──────── Provided records

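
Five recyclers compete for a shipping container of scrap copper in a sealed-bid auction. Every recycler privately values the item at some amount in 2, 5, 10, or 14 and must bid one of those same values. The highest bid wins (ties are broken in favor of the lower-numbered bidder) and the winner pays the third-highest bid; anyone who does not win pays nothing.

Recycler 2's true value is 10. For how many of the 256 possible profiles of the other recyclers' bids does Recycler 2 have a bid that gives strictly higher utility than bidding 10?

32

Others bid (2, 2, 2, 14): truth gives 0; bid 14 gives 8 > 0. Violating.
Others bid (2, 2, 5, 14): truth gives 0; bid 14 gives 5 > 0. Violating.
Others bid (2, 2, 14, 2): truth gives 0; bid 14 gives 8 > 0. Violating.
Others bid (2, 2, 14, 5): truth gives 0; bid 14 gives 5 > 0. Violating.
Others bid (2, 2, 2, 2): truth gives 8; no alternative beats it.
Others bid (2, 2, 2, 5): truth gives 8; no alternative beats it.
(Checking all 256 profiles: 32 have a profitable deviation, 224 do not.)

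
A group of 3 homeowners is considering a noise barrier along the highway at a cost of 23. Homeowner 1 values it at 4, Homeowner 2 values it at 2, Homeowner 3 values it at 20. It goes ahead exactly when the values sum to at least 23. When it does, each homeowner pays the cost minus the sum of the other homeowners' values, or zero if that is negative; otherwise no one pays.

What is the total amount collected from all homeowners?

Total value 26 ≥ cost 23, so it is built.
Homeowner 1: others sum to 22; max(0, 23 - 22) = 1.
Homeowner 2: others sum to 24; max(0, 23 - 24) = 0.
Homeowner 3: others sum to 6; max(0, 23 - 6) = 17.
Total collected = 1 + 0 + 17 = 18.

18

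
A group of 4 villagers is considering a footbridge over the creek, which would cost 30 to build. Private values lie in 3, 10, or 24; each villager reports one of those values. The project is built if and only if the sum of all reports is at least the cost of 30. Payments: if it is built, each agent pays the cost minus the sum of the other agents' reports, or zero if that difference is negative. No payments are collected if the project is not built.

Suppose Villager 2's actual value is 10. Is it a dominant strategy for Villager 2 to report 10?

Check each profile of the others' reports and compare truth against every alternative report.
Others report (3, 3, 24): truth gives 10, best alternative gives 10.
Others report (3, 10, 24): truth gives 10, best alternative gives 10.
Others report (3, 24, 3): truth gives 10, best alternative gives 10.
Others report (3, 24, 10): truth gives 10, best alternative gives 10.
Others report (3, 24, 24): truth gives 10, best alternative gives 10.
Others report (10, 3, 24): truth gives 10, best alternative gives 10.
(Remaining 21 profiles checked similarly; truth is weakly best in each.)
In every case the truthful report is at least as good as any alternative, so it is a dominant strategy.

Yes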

────────────────

→ **Assigned task**: Restate word for word the lines above, beginning with the one that contains "Suppose Villager 2's" and ending with the last line.

→ **Written reply**:
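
Suppose Villager 2's actual value is 10. Is it a dominant strategy for Villager 2 to report 10?

Check each profile of the others' reports and compare truth against every alternative report.
Others report (3, 3, 24): truth gives 10, best alternative gives 10.
Others report (3, 10, 24): truth gives 10, best alternative gives 10.
Others report (3, 24, 3): truth gives 10, best alternative gives 10.
Others report (3, 24, 10): truth gives 10, best alternative gives 10.
Others report (3, 24, 24): truth gives 10, best alternative gives 10.
Others report (10, 3, 24): truth gives 10, best alternative gives 10.
(Remaining 21 profiles checked similarly; truth is weakly best in each.)
In every case the truthful report is at least as good as any alternative, so it is a dominant strategy.

Yes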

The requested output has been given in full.